Required work » Could you print out every entry, character for character?

Collected data

::::::::::

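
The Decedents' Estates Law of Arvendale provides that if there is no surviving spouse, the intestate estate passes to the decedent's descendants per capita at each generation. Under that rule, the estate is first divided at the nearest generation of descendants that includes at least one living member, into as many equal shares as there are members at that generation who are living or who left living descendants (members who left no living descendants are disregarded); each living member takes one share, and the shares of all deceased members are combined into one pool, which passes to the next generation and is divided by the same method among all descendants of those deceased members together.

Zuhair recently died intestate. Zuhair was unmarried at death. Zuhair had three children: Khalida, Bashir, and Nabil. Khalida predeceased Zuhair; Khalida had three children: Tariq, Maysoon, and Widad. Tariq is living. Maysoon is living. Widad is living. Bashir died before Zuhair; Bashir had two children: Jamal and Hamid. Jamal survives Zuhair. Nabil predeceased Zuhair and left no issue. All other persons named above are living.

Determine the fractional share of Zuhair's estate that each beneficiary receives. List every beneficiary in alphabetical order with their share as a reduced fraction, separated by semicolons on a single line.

Hamid 1/5; Jamal 1/5; Maysoon 1/5; Tariq 1/5; Widad 1/5

There is no surviving spouse, so the entire estate passes to Zuhair's descendants per capita at each generation.
No one at generation 1 (Khalida, Bashir) is living; moving to the next generation.
At generation 2 (Tariq, Maysoon, Widad, Jamal, Hamid) there are 5 shares of (1)/5 = 1/5 each.
Living: Tariq, Maysoon, Widad, Jamal, and Hamid — each takes 1/5.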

::::::::::

Task solution »
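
The Decedents' Estates Law of Arvendale provides that if there is no surviving spouse, the intestate estate passes to the decedent's descendants per capita at each generation. Under that rule, the estate is first divided at the nearest generation of descendants that includes at least one living member, into as many equal shares as there are members at that generation who are living or who left living descendants (members who left no living descendants are disregarded); each living member takes one share, and the shares of all deceased members are combined into one pool, which passes to the next generation and is divided by the same method among all descendants of those deceased members together.

Zuhair recently died intestate. Zuhair was unmarried at death. Zuhair had three children: Khalida, Bashir, and Nabil. Khalida predeceased Zuhair; Khalida had three children: Tariq, Maysoon, and Widad. Tariq is living. Maysoon is living. Widad is living. Bashir died before Zuhair; Bashir had two children: Jamal and Hamid. Jamal survives Zuhair. Nabil predeceased Zuhair and left no issue. All other persons named above are living.

Determine the fractional share of Zuhair's estate that each beneficiary receives. List every beneficiary in alphabetical order with their share as a reduced fraction, separated by semicolons on a single line.

Hamid 1/5; Jamal 1/5; Maysoon 1/5; Tariq 1/5; Widad 1/5

There is no surviving spouse, so the entire estate passes to Zuhair's descendants per capita at each generation.
No one at generation 1 (Khalida, Bashir) is living; moving to the next generation.
At generation 2 (Tariq, Maysoon, Widad, Jamal, Hamid) there are 5 shares of (1)/5 = 1/5 each.
Living: Tariq, Maysoon, Widad, Jamal, and Hamid — each takes 1/5.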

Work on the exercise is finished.